### EXTRACTED DATA
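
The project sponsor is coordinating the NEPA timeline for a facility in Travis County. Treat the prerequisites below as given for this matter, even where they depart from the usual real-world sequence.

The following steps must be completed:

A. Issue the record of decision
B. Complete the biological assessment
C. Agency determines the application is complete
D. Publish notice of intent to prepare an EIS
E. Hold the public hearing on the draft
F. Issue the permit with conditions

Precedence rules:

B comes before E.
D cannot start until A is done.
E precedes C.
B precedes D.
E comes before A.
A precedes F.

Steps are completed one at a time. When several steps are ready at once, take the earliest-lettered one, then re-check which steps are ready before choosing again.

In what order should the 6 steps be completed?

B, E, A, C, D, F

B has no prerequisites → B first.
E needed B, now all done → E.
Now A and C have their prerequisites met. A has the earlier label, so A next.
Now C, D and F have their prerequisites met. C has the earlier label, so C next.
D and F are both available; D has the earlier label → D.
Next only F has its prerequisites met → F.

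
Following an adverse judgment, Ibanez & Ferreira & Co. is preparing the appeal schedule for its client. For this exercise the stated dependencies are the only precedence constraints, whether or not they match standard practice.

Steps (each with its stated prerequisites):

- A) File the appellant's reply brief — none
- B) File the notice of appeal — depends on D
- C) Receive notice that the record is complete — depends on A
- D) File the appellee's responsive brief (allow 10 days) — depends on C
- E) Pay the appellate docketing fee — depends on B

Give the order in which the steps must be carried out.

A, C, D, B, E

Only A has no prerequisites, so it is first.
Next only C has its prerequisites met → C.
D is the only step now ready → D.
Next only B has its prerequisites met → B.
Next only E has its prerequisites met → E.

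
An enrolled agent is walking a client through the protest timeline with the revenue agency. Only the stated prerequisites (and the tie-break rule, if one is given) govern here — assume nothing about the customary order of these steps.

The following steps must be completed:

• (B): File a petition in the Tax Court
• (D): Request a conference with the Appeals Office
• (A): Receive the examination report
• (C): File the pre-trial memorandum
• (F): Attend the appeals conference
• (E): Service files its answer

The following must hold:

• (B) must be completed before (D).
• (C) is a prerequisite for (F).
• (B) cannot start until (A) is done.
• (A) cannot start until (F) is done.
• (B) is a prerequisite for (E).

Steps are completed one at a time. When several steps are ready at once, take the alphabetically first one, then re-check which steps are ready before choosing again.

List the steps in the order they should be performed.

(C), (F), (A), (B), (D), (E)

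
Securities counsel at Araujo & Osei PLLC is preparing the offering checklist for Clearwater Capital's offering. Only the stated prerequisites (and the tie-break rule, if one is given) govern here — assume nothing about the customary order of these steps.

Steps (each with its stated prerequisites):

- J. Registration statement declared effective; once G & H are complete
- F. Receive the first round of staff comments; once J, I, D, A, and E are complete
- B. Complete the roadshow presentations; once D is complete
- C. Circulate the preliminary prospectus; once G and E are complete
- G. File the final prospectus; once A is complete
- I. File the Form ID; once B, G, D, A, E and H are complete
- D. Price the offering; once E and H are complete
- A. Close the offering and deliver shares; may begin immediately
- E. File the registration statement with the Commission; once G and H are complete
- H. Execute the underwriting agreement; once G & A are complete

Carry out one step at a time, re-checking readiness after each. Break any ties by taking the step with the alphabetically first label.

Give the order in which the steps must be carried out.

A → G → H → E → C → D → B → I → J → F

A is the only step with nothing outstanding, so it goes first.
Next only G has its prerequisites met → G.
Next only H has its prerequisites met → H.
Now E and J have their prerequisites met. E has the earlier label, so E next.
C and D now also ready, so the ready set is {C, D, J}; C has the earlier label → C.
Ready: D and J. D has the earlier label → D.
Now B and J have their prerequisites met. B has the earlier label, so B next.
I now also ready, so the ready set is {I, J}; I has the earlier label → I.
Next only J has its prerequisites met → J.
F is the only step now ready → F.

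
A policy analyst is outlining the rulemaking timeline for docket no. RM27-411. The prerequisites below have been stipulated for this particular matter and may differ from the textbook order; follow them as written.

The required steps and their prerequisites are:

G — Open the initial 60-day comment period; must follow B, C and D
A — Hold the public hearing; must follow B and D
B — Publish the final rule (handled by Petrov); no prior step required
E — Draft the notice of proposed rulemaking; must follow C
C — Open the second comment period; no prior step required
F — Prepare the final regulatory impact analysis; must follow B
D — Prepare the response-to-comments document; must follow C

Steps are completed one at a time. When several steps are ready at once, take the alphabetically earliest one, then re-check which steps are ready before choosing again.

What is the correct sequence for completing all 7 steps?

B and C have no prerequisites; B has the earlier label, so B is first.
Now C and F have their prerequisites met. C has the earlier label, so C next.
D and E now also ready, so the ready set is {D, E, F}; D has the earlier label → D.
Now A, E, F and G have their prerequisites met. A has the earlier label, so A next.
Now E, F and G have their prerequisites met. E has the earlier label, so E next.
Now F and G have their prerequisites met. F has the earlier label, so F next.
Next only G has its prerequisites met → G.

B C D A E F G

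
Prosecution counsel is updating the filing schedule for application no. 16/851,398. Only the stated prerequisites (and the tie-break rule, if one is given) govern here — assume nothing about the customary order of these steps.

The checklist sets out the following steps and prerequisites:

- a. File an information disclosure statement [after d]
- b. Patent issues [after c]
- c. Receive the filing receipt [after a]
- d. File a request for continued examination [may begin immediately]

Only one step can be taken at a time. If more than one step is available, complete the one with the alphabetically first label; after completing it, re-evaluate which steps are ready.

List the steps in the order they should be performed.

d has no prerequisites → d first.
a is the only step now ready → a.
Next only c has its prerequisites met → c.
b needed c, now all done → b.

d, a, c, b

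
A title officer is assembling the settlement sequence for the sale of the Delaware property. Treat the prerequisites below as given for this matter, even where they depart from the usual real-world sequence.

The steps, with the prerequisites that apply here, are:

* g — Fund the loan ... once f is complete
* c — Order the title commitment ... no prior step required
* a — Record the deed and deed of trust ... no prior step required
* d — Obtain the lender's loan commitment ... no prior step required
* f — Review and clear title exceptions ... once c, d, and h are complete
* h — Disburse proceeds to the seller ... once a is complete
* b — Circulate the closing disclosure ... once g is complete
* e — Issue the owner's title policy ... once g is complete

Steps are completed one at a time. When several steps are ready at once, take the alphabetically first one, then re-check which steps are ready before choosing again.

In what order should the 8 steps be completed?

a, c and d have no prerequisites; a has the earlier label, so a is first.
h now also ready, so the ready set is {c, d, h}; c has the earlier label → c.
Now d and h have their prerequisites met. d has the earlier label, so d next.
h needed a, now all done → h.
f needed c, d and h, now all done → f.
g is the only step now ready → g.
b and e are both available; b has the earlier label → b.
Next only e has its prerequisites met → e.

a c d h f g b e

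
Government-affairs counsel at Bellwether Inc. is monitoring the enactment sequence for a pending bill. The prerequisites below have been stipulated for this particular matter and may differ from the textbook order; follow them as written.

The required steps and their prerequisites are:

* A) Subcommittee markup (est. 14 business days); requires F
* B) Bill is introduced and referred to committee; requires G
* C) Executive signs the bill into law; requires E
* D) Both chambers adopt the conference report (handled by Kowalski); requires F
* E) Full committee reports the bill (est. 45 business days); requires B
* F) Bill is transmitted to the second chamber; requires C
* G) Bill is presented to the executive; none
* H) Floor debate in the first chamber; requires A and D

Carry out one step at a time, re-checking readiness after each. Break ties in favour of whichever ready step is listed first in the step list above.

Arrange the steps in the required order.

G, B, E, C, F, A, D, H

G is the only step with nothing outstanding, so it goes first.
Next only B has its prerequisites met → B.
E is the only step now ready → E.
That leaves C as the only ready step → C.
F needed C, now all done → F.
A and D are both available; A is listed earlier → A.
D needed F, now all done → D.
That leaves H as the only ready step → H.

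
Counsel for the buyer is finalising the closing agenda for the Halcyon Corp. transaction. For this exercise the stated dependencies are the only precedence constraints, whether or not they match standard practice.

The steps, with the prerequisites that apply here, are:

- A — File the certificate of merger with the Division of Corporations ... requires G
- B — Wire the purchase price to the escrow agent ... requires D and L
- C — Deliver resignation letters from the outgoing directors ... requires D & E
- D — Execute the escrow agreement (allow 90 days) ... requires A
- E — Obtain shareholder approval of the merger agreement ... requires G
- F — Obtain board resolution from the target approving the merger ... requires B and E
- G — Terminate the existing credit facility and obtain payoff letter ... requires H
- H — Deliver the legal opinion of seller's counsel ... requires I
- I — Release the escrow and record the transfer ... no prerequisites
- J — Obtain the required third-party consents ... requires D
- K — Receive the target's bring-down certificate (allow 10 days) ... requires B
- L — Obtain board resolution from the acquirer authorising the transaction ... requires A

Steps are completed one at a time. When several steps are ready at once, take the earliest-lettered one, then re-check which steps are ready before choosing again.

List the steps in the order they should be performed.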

### DESCRIPTION OF THE TASK
Your answer should consist only of the lines from the one that holds "- J — Obtain" to the end of the entries above, both ends included, each repeated exactly.

### EXPECTED ANSWER
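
- J — Obtain the required third-party consents ... requires D
- K — Receive the target's bring-down certificate (allow 10 days) ... requires B
- L — Obtain board resolution from the acquirer authorising the transaction ... requires A

Steps are completed one at a time. When several steps are ready at once, take the earliest-lettered one, then re-check which steps are ready before choosing again.

List the steps in the order they should be performed.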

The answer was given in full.